*WORK REQUEST:* Word for word, repeat each of the records below.
---------- EXTRACTED RECORDS ----------
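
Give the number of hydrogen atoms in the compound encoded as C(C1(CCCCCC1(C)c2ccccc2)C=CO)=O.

Hydrogens are implicit in SMILES; fill each atom to its normal valence:
  5 × C: 2 H each → 10
  5 × C (aromatic): 1 H each → 5
  3 × C: 1 H each → 3
  2 × C: no H
  1 × C: 3 H
  1 × C (aromatic): no H
  1 × O: 1 H
  1 × O: no H
  Total hydrogens = 22.

22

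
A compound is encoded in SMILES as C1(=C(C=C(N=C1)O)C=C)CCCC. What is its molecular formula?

Heavy atoms from the SMILES: 11 C, 1 N, 1 O.
Implicit hydrogens by atom environment:
  4 × C: 2 H each → 8
  3 × C (aromatic): no H
  2 × C (aromatic): 1 H each → 2
  1 × C: 3 H
  1 × C: 1 H
  1 × N (aromatic): no H
  1 × O: 1 H
  Total hydrogens = 15.
Molecular formula: C11H15NO

C11H15NO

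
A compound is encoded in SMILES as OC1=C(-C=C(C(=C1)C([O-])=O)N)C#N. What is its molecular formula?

Heavy atoms from the SMILES: 8 C, 2 N, 3 O.
Implicit hydrogens by atom environment:
  4 × C (aromatic): no H
  2 × C (aromatic): 1 H each → 2
  2 × C: no H
  1 × N: 2 H
  1 × N: no H
  1 × O: 1 H
  1 × O: no H
  1 × O (charge -1): no H
  Total hydrogens = 5.
Net charge -1.
Molecular formula: C8H5N2O3-

C8H5N2O3-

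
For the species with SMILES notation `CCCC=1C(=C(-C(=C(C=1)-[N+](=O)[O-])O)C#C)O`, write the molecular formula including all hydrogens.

C11H11NO4

Heavy atoms from the SMILES: 11 C, 1 N, 4 O.
Implicit hydrogens by atom environment:
  5 × C (aromatic): no H
  2 × C: 2 H each → 4
  2 × O: 1 H each → 2
  1 × C: 3 H
  1 × C (aromatic): 1 H
  1 × C: 1 H
  1 × C: no H
  1 × N (charge +1): no H
  1 × O: no H
  1 × O (charge -1): no H
  Total hydrogens = 11.
Molecular formula: C11H11NO4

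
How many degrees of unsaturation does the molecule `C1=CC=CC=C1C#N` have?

6

Molecular formula from the SMILES: C7H5N.
DoU = (2C + 2 + N − H − X)/2 = (2·7 + 2 + 1 − 5 − 0)/2 = 12/2 = 6.
(Structurally: 1 ring(s) + 5 π bond(s) = 6.)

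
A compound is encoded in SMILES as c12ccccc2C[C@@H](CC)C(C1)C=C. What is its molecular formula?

C14H18

Heavy atoms from the SMILES: 14 C.
Implicit hydrogens by atom environment:
  4 × C: 2 H each → 8
  4 × C (aromatic): 1 H each → 4
  3 × C: 1 H each → 3
  2 × C (aromatic): no H
  1 × C: 3 H
  Total hydrogens = 18.
Molecular formula: C14H18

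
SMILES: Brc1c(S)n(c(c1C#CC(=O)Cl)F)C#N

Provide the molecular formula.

C8HBrClFN2OS

Heavy atoms from the SMILES: 1 Br, 8 C, 1 Cl, 1 F, 2 N, 1 O, 1 S.
Implicit hydrogens by atom environment:
  4 × C (aromatic): no H
  4 × C: no H
  1 × Br: no H
  1 × Cl: no H
  1 × F: no H
  1 × N (aromatic): no H
  1 × N: no H
  1 × O: no H
  1 × S: 1 H
  Total hydrogens = 1.
Molecular formula: C8HBrClFN2OS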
----------
*RESULT:*
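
Give the number of hydrogen atoms in the compound encoded as C(C1(CCCCCC1(C)c2ccccc2)C=CO)=O.

Hydrogens are implicit in SMILES; fill each atom to its normal valence:
  5 × C: 2 H each → 10
  5 × C (aromatic): 1 H each → 5
  3 × C: 1 H each → 3
  2 × C: no H
  1 × C: 3 H
  1 × C (aromatic): no H
  1 × O: 1 H
  1 × O: no H
  Total hydrogens = 22.

22

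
A compound is encoded in SMILES as C1(=C(C=C(N=C1)O)C=C)CCCC. What is its molecular formula?

Heavy atoms from the SMILES: 11 C, 1 N, 1 O.
Implicit hydrogens by atom environment:
  4 × C: 2 H each → 8
  3 × C (aromatic): no H
  2 × C (aromatic): 1 H each → 2
  1 × C: 3 H
  1 × C: 1 H
  1 × N (aromatic): no H
  1 × O: 1 H
  Total hydrogens = 15.
Molecular formula: C11H15NO

C11H15NO

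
A compound is encoded in SMILES as OC1=C(-C=C(C(=C1)C([O-])=O)N)C#N. What is its molecular formula?

Heavy atoms from the SMILES: 8 C, 2 N, 3 O.
Implicit hydrogens by atom environment:
  4 × C (aromatic): no H
  2 × C (aromatic): 1 H each → 2
  2 × C: no H
  1 × N: 2 H
  1 × N: no H
  1 × O: 1 H
  1 × O: no H
  1 × O (charge -1): no H
  Total hydrogens = 5.
Net charge -1.
Molecular formula: C8H5N2O3-

C8H5N2O3-

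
For the species with SMILES notation `CCCC=1C(=C(-C(=C(C=1)-[N+](=O)[O-])O)C#C)O`, write the molecular formula including all hydrogens.

C11H11NO4

Heavy atoms from the SMILES: 11 C, 1 N, 4 O.
Implicit hydrogens by atom environment:
  5 × C (aromatic): no H
  2 × C: 2 H each → 4
  2 × O: 1 H each → 2
  1 × C: 3 H
  1 × C (aromatic): 1 H
  1 × C: 1 H
  1 × C: no H
  1 × N (charge +1): no H
  1 × O: no H
  1 × O (charge -1): no H
  Total hydrogens = 11.
Molecular formula: C11H11NO4

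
How many degrees of unsaturation does the molecule `C1=CC=CC=C1C#N` have?

6

Molecular formula from the SMILES: C7H5N.
DoU = (2C + 2 + N − H − X)/2 = (2·7 + 2 + 1 − 5 − 0)/2 = 12/2 = 6.
(Structurally: 1 ring(s) + 5 π bond(s) = 6.)

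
A compound is encoded in SMILES as c12ccccc2C[C@@H](CC)C(C1)C=C. What is its molecular formula?

C14H18

Heavy atoms from the SMILES: 14 C.
Implicit hydrogens by atom environment:
  4 × C: 2 H each → 8
  4 × C (aromatic): 1 H each → 4
  3 × C: 1 H each → 3
  2 × C (aromatic): no H
  1 × C: 3 H
  Total hydrogens = 18.
Molecular formula: C14H18

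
SMILES: Brc1c(S)n(c(c1C#CC(=O)Cl)F)C#N

Provide the molecular formula.

C8HBrClFN2OS

Heavy atoms from the SMILES: 1 Br, 8 C, 1 Cl, 1 F, 2 N, 1 O, 1 S.
Implicit hydrogens by atom environment:
  4 × C (aromatic): no H
  4 × C: no H
  1 × Br: no H
  1 × Cl: no H
  1 × F: no H
  1 × N (aromatic): no H
  1 × N: no H
  1 × O: no H
  1 × S: 1 H
  Total hydrogens = 1.
Molecular formula: C8HBrClFN2OS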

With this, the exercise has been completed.